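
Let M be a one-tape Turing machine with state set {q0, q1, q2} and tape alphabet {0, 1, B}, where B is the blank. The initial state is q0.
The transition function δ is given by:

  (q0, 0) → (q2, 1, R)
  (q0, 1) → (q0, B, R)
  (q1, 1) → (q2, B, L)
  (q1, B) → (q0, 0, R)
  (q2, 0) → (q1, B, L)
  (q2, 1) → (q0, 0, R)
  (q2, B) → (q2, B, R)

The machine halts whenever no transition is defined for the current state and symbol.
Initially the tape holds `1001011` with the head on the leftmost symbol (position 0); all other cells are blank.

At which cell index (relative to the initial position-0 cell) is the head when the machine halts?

state=q0 head=0 tape=[1]001011B   (q0,1)→(q0,B,R)
state=q0 head=1 tape=B[0]01011B   (q0,0)→(q2,1,R)
state=q2 head=2 tape=B1[0]1011B   (q2,0)→(q1,B,L)
state=q1 head=1 tape=B[1]B1011B   (q1,1)→(q2,B,L)
state=q2 head=0 tape=[B]BB1011B   (q2,B)→(q2,B,R)
state=q2 head=1 tape=B[B]B1011B   (q2,B)→(q2,B,R)
state=q2 head=2 tape=BB[B]1011B   (q2,B)→(q2,B,R)
state=q2 head=3 tape=BBB[1]011B   (q2,1)→(q0,0,R)
state=q0 head=4 tape=BBB0[0]11B   (q0,0)→(q2,1,R)
state=q2 head=5 tape=BBB01[1]1B   (q2,1)→(q0,0,R)
state=q0 head=6 tape=BBB010[1]B   (q0,1)→(q0,B,R)
state=q0 head=7 tape=BBB010B[B]
At halt the head is at cell 7.

7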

▶ [TASK TO COMPLETE]: The answer should consist of every record above, copied exactly.

▶ [RESPONSE]:
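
Let M be a one-tape Turing machine with state set {q0, q1, q2} and tape alphabet {0, 1, B}, where B is the blank. The initial state is q0.
The transition function δ is given by:

  (q0, 0) → (q2, 1, R)
  (q0, 1) → (q0, B, R)
  (q1, 1) → (q2, B, L)
  (q1, B) → (q0, 0, R)
  (q2, 0) → (q1, B, L)
  (q2, 1) → (q0, 0, R)
  (q2, B) → (q2, B, R)

The machine halts whenever no transition is defined for the current state and symbol.
Initially the tape holds `1001011` with the head on the leftmost symbol (position 0); all other cells are blank.

At which cell index (relative to the initial position-0 cell) is the head when the machine halts?

state=q0 head=0 tape=[1]001011B   (q0,1)→(q0,B,R)
state=q0 head=1 tape=B[0]01011B   (q0,0)→(q2,1,R)
state=q2 head=2 tape=B1[0]1011B   (q2,0)→(q1,B,L)
state=q1 head=1 tape=B[1]B1011B   (q1,1)→(q2,B,L)
state=q2 head=0 tape=[B]BB1011B   (q2,B)→(q2,B,R)
state=q2 head=1 tape=B[B]B1011B   (q2,B)→(q2,B,R)
state=q2 head=2 tape=BB[B]1011B   (q2,B)→(q2,B,R)
state=q2 head=3 tape=BBB[1]011B   (q2,1)→(q0,0,R)
state=q0 head=4 tape=BBB0[0]11B   (q0,0)→(q2,1,R)
state=q2 head=5 tape=BBB01[1]1B   (q2,1)→(q0,0,R)
state=q0 head=6 tape=BBB010[1]B   (q0,1)→(q0,B,R)
state=q0 head=7 tape=BBB010B[B]
At halt the head is at cell 7.

7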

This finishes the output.